Brief
Could the whole of the data below be written out verbatim?

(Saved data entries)

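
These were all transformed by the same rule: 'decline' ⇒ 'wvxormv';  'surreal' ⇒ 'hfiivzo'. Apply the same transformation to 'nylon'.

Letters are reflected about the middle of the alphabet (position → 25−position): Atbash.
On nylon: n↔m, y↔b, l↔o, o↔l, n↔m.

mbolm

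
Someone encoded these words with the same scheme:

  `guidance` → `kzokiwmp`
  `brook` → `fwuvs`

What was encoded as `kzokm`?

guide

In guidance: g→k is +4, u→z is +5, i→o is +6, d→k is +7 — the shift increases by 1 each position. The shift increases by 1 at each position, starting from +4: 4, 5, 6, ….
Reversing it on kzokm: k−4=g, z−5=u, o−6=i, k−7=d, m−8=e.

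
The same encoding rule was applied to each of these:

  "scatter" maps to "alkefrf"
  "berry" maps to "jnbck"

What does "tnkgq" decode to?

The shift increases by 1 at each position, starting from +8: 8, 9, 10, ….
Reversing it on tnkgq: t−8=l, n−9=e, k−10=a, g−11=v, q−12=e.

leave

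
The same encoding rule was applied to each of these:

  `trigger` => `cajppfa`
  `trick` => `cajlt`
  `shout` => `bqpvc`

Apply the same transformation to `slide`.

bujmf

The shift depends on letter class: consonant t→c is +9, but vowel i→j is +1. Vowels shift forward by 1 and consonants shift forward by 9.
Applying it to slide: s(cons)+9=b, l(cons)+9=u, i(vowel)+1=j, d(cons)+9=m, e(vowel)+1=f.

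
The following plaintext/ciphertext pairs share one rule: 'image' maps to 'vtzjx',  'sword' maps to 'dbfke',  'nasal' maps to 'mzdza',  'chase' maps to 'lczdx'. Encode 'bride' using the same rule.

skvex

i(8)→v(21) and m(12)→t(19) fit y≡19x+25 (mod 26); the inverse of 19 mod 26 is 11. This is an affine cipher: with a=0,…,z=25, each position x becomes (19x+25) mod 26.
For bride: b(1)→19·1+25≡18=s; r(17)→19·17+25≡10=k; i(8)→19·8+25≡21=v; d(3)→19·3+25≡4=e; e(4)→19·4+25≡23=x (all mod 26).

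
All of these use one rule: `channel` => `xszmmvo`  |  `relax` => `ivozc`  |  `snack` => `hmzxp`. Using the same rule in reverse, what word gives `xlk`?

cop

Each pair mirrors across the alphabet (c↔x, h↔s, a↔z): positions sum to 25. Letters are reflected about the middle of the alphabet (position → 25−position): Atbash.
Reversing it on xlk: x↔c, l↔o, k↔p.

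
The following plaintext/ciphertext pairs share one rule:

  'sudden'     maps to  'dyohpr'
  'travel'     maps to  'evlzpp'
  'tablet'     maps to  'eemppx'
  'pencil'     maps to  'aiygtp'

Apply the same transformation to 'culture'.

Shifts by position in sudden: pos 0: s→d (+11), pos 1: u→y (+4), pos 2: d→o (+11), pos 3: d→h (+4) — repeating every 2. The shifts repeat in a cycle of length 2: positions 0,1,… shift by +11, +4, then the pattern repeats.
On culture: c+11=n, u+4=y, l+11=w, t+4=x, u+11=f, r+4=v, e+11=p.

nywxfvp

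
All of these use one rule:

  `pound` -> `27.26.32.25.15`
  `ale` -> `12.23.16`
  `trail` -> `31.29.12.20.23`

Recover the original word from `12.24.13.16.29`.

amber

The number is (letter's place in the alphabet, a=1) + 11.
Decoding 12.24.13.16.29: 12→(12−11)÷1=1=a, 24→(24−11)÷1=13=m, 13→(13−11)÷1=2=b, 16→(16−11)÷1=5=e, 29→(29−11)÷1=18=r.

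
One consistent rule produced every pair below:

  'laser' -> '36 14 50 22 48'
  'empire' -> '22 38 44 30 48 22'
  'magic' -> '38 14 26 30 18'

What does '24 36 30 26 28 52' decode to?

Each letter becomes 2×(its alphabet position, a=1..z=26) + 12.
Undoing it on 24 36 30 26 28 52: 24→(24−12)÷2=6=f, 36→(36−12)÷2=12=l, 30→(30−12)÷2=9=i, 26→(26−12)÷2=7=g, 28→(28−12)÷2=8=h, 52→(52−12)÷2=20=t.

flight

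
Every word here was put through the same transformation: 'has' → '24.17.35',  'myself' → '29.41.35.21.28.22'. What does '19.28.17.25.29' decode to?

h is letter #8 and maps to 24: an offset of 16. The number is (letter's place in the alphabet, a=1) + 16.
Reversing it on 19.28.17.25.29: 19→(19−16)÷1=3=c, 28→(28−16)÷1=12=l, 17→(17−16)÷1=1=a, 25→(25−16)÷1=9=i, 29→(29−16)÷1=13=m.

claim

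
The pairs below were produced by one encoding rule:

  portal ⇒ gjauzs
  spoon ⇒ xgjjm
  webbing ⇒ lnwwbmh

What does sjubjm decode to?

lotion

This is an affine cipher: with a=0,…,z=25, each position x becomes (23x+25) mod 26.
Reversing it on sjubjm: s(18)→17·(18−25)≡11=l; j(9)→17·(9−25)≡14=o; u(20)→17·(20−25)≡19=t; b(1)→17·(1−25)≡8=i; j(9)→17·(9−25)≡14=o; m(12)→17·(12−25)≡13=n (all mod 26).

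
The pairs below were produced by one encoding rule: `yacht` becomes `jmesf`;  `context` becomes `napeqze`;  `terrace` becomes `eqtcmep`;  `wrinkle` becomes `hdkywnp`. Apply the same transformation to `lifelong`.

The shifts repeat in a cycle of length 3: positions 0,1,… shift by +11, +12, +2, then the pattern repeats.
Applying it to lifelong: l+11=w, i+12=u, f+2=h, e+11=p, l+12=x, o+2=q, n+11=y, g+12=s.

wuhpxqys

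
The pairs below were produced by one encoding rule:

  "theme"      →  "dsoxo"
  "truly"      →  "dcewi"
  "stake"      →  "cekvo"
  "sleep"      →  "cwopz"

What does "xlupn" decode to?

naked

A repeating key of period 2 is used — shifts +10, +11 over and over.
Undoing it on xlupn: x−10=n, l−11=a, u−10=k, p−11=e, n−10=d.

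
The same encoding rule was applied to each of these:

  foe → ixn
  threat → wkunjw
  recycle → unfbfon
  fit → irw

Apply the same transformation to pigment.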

Task response
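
These were all transformed by the same rule: 'decline' ⇒ 'wvxormv';  'surreal' ⇒ 'hfiivzo'. Apply the same transformation to 'nylon'.

Letters are reflected about the middle of the alphabet (position → 25−position): Atbash.
On nylon: n↔m, y↔b, l↔o, o↔l, n↔m.

mbolm

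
Someone encoded these words with the same scheme:

  `guidance` → `kzokiwmp`
  `brook` → `fwuvs`

What was encoded as `kzokm`?

guide

In guidance: g→k is +4, u→z is +5, i→o is +6, d→k is +7 — the shift increases by 1 each position. The shift increases by 1 at each position, starting from +4: 4, 5, 6, ….
Reversing it on kzokm: k−4=g, z−5=u, o−6=i, k−7=d, m−8=e.

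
The same encoding rule was applied to each of these:

  "scatter" maps to "alkefrf"
  "berry" maps to "jnbck"

What does "tnkgq" decode to?

The shift increases by 1 at each position, starting from +8: 8, 9, 10, ….
Reversing it on tnkgq: t−8=l, n−9=e, k−10=a, g−11=v, q−12=e.

leave

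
The same encoding rule was applied to each of these:

  `trigger` => `cajppfa`
  `trick` => `cajlt`
  `shout` => `bqpvc`

Apply the same transformation to `slide`.

bujmf

The shift depends on letter class: consonant t→c is +9, but vowel i→j is +1. Vowels shift forward by 1 and consonants shift forward by 9.
Applying it to slide: s(cons)+9=b, l(cons)+9=u, i(vowel)+1=j, d(cons)+9=m, e(vowel)+1=f.

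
The following plaintext/ciphertext pairs share one rule: 'image' maps to 'vtzjx',  'sword' maps to 'dbfke',  'nasal' maps to 'mzdza',  'chase' maps to 'lczdx'. Encode 'bride' using the same rule.

skvex

i(8)→v(21) and m(12)→t(19) fit y≡19x+25 (mod 26); the inverse of 19 mod 26 is 11. This is an affine cipher: with a=0,…,z=25, each position x becomes (19x+25) mod 26.
For bride: b(1)→19·1+25≡18=s; r(17)→19·17+25≡10=k; i(8)→19·8+25≡21=v; d(3)→19·3+25≡4=e; e(4)→19·4+25≡23=x (all mod 26).

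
All of these use one rule: `channel` => `xszmmvo`  |  `relax` => `ivozc`  |  `snack` => `hmzxp`. Using the same rule in reverse, what word gives `xlk`?

cop

Each pair mirrors across the alphabet (c↔x, h↔s, a↔z): positions sum to 25. Letters are reflected about the middle of the alphabet (position → 25−position): Atbash.
Reversing it on xlk: x↔c, l↔o, k↔p.

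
The following plaintext/ciphertext pairs share one rule:

  'sudden'     maps to  'dyohpr'
  'travel'     maps to  'evlzpp'
  'tablet'     maps to  'eemppx'
  'pencil'     maps to  'aiygtp'

Apply the same transformation to 'culture'.

Shifts by position in sudden: pos 0: s→d (+11), pos 1: u→y (+4), pos 2: d→o (+11), pos 3: d→h (+4) — repeating every 2. The shifts repeat in a cycle of length 2: positions 0,1,… shift by +11, +4, then the pattern repeats.
On culture: c+11=n, u+4=y, l+11=w, t+4=x, u+11=f, r+4=v, e+11=p.

nywxfvp

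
All of these use one rule:

  `pound` -> `27.26.32.25.15`
  `ale` -> `12.23.16`
  `trail` -> `31.29.12.20.23`

Recover the original word from `12.24.13.16.29`.

amber

The number is (letter's place in the alphabet, a=1) + 11.
Decoding 12.24.13.16.29: 12→(12−11)÷1=1=a, 24→(24−11)÷1=13=m, 13→(13−11)÷1=2=b, 16→(16−11)÷1=5=e, 29→(29−11)÷1=18=r.

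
One consistent rule produced every pair below:

  'laser' -> '36 14 50 22 48'
  'empire' -> '22 38 44 30 48 22'
  'magic' -> '38 14 26 30 18'

What does '24 36 30 26 28 52' decode to?

Each letter becomes 2×(its alphabet position, a=1..z=26) + 12.
Undoing it on 24 36 30 26 28 52: 24→(24−12)÷2=6=f, 36→(36−12)÷2=12=l, 30→(30−12)÷2=9=i, 26→(26−12)÷2=7=g, 28→(28−12)÷2=8=h, 52→(52−12)÷2=20=t.

flight

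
Every word here was put through the same transformation: 'has' → '24.17.35',  'myself' → '29.41.35.21.28.22'. What does '19.28.17.25.29' decode to?

h is letter #8 and maps to 24: an offset of 16. The number is (letter's place in the alphabet, a=1) + 16.
Reversing it on 19.28.17.25.29: 19→(19−16)÷1=3=c, 28→(28−16)÷1=12=l, 17→(17−16)÷1=1=a, 25→(25−16)÷1=9=i, 29→(29−16)÷1=13=m.

claim

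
The pairs below were produced by one encoding rule:

  portal ⇒ gjauzs
  spoon ⇒ xgjjm
  webbing ⇒ lnwwbmh

What does sjubjm decode to?

lotion

This is an affine cipher: with a=0,…,z=25, each position x becomes (23x+25) mod 26.
Reversing it on sjubjm: s(18)→17·(18−25)≡11=l; j(9)→17·(9−25)≡14=o; u(20)→17·(20−25)≡19=t; b(1)→17·(1−25)≡8=i; j(9)→17·(9−25)≡14=o; m(12)→17·(12−25)≡13=n (all mod 26).

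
The pairs below were produced by one encoding rule: `yacht` becomes `jmesf`;  `context` becomes `napeqze`;  `terrace` becomes `eqtcmep`;  `wrinkle` becomes `hdkywnp`. Apply the same transformation to `lifelong`.

The shifts repeat in a cycle of length 3: positions 0,1,… shift by +11, +12, +2, then the pattern repeats.
Applying it to lifelong: l+11=w, i+12=u, f+2=h, e+11=p, l+12=x, o+2=q, n+11=y, g+12=s.

wuhpxqys

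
The pairs below were produced by one encoding rule:

  "theme"      →  "dsoxo"
  "truly"      →  "dcewi"
  "stake"      →  "cekvo"
  "sleep"      →  "cwopz"

What does "xlupn" decode to?

naked

A repeating key of period 2 is used — shifts +10, +11 over and over.
Undoing it on xlupn: x−10=n, l−11=a, u−10=k, p−11=e, n−10=d.

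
The same encoding rule was applied to each of these:

  foe → ixn
  threat → wkunjw
  recycle → unfbfon
  fit → irw

Apply the same transformation to pigment.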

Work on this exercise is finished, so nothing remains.